How many lines in the records below contain the word "nominal"? Answer with the number alone.

Dataset entries
┏━━
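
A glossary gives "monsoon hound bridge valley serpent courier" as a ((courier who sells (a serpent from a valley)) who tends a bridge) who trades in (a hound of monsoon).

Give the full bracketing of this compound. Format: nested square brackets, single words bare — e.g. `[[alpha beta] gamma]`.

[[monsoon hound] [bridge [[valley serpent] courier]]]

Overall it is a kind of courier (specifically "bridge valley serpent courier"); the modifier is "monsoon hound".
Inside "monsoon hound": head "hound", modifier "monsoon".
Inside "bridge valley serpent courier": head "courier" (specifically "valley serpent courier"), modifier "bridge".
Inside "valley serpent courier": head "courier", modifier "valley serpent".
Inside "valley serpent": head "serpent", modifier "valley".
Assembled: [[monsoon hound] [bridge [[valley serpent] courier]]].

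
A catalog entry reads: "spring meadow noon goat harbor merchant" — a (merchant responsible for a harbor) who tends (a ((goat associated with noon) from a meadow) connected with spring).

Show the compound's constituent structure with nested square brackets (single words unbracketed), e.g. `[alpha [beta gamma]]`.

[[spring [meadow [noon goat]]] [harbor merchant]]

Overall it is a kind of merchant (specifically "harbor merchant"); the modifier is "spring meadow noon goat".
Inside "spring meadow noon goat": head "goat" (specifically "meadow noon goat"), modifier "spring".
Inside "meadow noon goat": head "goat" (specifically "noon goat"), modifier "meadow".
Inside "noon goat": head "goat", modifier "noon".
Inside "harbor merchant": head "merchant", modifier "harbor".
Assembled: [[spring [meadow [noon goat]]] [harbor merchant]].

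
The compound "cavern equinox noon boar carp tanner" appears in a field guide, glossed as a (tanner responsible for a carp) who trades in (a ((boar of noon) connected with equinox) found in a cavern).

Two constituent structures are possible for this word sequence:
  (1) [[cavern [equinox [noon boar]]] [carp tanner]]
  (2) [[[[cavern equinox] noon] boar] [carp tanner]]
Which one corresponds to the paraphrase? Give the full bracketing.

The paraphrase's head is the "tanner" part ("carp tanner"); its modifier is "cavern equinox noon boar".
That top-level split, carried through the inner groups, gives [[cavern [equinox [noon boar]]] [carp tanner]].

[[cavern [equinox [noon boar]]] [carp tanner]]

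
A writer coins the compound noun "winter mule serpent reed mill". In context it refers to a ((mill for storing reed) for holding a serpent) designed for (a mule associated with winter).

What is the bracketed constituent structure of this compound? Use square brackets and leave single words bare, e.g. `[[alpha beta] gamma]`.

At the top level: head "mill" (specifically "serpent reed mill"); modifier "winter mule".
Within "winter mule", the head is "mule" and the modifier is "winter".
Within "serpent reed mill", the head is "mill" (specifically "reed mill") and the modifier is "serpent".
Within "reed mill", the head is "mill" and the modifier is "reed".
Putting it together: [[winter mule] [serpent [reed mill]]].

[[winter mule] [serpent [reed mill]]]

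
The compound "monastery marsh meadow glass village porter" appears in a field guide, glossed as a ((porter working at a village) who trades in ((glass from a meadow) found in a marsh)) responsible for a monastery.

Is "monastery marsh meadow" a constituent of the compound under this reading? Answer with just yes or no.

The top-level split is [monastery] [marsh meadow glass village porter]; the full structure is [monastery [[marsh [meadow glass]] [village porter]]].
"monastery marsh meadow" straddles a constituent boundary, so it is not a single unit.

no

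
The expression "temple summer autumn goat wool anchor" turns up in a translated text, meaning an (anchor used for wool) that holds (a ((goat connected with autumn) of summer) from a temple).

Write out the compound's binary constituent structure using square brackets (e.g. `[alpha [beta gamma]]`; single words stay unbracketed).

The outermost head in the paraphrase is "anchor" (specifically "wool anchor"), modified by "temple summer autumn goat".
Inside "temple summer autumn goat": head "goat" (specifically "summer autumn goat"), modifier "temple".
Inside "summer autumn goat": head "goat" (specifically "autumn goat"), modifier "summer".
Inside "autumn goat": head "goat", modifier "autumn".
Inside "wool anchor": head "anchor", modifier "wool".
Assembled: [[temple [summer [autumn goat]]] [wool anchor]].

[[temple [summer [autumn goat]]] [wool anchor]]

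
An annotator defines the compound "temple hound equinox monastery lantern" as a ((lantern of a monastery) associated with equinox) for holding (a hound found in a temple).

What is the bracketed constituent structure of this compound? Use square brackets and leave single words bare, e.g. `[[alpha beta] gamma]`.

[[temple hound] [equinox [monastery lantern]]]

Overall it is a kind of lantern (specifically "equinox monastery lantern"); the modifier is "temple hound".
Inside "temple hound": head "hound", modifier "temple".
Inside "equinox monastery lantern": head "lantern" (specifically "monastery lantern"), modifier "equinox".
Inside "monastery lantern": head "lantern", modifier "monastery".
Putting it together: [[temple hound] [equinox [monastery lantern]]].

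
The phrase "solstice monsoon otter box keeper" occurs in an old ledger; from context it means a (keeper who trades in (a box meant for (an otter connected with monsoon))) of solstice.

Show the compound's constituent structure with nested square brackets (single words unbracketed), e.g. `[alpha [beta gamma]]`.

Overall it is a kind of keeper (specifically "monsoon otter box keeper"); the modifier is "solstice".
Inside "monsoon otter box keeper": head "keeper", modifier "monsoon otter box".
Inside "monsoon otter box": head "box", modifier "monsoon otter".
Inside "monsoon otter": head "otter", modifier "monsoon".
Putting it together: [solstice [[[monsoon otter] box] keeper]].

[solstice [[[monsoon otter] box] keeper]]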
┗━━
┏━━
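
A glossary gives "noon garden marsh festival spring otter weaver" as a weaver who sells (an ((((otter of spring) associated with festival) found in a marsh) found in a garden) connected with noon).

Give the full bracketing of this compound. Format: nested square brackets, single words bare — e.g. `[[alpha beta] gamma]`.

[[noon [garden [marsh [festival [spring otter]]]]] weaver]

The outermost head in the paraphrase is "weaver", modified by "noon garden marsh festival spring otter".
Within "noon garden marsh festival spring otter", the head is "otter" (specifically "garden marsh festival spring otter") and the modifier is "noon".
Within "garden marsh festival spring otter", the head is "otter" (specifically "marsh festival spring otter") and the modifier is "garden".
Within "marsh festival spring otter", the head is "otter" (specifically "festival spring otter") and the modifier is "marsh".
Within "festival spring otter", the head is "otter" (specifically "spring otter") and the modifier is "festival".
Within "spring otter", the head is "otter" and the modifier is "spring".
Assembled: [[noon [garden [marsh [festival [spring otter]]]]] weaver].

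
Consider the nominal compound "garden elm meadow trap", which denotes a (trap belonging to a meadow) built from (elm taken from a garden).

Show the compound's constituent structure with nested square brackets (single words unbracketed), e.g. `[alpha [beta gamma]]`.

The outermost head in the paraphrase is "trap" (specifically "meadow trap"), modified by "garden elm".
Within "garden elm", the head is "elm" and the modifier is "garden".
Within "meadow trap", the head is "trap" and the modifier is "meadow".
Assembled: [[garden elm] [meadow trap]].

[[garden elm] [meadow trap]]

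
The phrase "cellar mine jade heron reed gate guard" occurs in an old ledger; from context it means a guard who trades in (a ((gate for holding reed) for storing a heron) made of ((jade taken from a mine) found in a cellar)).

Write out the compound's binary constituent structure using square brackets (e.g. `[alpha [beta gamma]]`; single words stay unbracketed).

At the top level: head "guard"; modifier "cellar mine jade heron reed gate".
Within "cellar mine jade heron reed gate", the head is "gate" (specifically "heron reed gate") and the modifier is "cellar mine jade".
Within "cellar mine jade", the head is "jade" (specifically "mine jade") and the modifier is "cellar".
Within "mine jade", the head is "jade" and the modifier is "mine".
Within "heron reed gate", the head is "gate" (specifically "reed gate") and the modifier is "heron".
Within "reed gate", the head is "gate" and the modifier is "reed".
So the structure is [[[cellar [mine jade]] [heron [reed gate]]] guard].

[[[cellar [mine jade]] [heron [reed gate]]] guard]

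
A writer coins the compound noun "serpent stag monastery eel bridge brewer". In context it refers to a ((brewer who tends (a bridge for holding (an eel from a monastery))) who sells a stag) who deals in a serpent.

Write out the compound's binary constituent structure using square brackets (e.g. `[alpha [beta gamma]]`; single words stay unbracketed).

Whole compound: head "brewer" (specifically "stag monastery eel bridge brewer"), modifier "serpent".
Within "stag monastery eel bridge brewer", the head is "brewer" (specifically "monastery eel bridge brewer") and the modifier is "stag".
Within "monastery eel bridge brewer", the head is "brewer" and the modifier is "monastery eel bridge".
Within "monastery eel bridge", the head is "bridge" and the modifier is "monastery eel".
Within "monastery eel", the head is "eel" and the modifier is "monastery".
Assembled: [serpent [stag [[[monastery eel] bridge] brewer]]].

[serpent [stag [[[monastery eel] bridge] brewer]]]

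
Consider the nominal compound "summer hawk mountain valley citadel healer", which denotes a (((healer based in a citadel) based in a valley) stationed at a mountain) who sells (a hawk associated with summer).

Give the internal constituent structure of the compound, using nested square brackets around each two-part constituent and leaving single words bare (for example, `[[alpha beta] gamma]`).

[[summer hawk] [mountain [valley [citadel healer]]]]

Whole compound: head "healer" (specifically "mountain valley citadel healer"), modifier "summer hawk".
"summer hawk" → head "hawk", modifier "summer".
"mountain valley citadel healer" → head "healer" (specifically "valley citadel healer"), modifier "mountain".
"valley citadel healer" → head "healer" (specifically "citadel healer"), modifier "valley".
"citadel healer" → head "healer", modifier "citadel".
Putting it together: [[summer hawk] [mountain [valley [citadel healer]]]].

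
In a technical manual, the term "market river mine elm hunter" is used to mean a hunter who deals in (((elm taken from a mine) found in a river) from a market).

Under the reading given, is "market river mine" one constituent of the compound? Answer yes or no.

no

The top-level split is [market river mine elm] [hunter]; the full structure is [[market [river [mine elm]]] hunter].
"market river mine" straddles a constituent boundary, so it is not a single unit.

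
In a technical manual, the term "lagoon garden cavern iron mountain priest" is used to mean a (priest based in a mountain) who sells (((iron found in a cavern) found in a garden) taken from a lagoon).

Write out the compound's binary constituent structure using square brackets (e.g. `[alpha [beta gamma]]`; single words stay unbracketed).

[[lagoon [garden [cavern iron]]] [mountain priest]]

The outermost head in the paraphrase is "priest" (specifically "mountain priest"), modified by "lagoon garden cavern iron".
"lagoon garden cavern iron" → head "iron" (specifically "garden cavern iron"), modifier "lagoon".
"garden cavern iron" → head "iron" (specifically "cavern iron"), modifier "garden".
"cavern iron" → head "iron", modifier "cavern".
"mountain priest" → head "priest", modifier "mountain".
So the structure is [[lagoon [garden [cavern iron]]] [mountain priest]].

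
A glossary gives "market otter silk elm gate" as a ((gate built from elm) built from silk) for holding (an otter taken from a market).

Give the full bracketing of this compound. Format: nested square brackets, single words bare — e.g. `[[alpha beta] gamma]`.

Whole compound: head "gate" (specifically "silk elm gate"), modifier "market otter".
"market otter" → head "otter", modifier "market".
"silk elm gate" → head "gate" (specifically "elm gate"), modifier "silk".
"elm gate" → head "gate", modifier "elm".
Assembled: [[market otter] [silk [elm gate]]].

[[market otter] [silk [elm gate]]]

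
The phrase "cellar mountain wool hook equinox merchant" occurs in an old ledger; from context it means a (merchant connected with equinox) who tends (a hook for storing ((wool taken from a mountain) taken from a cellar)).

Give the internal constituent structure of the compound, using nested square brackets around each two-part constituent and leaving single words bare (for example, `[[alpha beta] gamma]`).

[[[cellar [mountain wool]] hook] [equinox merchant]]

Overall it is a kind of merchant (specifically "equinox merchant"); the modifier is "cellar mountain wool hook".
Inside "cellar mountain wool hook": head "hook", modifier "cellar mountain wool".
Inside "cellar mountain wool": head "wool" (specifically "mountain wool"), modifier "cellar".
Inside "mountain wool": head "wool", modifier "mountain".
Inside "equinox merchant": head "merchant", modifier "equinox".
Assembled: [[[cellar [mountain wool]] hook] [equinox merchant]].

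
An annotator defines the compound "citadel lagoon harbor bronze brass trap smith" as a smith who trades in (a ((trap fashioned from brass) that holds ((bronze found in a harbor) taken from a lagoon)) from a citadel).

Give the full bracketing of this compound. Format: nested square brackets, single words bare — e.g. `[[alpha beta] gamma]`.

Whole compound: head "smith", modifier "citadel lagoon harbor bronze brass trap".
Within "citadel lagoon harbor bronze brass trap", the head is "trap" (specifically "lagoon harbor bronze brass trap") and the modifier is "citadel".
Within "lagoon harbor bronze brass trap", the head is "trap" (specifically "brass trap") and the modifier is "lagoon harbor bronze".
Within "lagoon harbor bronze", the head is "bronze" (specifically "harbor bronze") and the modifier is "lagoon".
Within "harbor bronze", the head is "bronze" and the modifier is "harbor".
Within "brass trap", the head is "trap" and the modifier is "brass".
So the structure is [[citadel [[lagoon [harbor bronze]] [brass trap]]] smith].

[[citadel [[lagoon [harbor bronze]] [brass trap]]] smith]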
┗━━
**Written answer**
2